▶ **Stored dataset items**
□ □ □ □ □ □ □

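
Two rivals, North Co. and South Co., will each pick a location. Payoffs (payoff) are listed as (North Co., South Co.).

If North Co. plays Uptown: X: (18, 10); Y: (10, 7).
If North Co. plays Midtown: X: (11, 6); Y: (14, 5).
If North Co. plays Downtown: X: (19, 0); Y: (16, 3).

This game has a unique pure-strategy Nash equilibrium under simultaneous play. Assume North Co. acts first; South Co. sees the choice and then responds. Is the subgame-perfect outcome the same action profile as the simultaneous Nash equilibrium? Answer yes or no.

Work backward from South Co.'s decision.
- Uptown: BR = X, leader payoff 18.
- Midtown: BR = X, leader payoff 11.
- Downtown: BR = Y, leader payoff 16.
Among 18, 11, 16, the best is 18 at Uptown. Subgame-perfect outcome: (Uptown, X) with payoffs (18, 10).
For the simultaneous game, intersect best replies.
North Co.'s best replies: X→Downtown; Y→Downtown.
South Co.'s best replies: Uptown→X; Midtown→X; Downtown→Y.
The unique mutual best reply is (Downtown, Y), giving (16, 3).
Sequential outcome (Uptown, X) differs from the Nash profile (Downtown, Y).

no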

□ □ □ □ □ □ □

▶ **What you should do**
Extract exactly the leading lines of the data, stopping at and including the line with "If North Co. plays Downtown: X: (19, 0);".

▶ **Solution to the exercise**
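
Two rivals, North Co. and South Co., will each pick a location. Payoffs (payoff) are listed as (North Co., South Co.).

If North Co. plays Uptown: X: (18, 10); Y: (10, 7).
If North Co. plays Midtown: X: (11, 6); Y: (14, 5).
If North Co. plays Downtown: X: (19, 0); Y: (16, 3).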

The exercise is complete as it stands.